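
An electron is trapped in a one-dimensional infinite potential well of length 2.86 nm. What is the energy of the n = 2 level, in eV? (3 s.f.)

For an infinite well E_n = n²h²/(8m_eL²), so E_1 = h²/(8m_eL²) = (6.626×10^-34)²/(8·9.109×10^-31·(2.86×10^-9 m)²) = 7.366×10^-21 J.
Then E_2 = 2²·E_1 = 4·7.366×10^-21 J = 2.946×10^-20 J.
Converting, E_2 = 2.946×10^-20 J / (1.602×10^-19 J/eV) = 0.184 eV.

E_2 = 0.184 eV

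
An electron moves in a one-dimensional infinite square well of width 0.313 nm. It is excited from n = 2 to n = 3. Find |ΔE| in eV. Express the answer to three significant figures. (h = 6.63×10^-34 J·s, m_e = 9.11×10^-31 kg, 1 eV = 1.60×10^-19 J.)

E_1 = h²/(8m_eL²) = 6.156×10^-19 J.
|ΔE| = |2² − 3²|·E_1 = 5·6.156×10^-19 J = 3.078×10^-18 J = 19.2 eV.

|ΔE| = 19.2 eV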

### [Task requirements]
Reproduce each line above exactly.

### [Answer section]
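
An electron is trapped in a one-dimensional infinite potential well of length 2.86 nm. What is the energy of the n = 2 level, in eV? (3 s.f.)

For an infinite well E_n = n²h²/(8m_eL²), so E_1 = h²/(8m_eL²) = (6.626×10^-34)²/(8·9.109×10^-31·(2.86×10^-9 m)²) = 7.366×10^-21 J.
Then E_2 = 2²·E_1 = 4·7.366×10^-21 J = 2.946×10^-20 J.
Converting, E_2 = 2.946×10^-20 J / (1.602×10^-19 J/eV) = 0.184 eV.

E_2 = 0.184 eV

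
An electron moves in a one-dimensional infinite square well of width 0.313 nm. It is excited from n = 2 to n = 3. Find |ΔE| in eV. Express the answer to three significant figures. (h = 6.63×10^-34 J·s, m_e = 9.11×10^-31 kg, 1 eV = 1.60×10^-19 J.)

E_1 = h²/(8m_eL²) = 6.156×10^-19 J.
|ΔE| = |2² − 3²|·E_1 = 5·6.156×10^-19 J = 3.078×10^-18 J = 19.2 eV.

|ΔE| = 19.2 eV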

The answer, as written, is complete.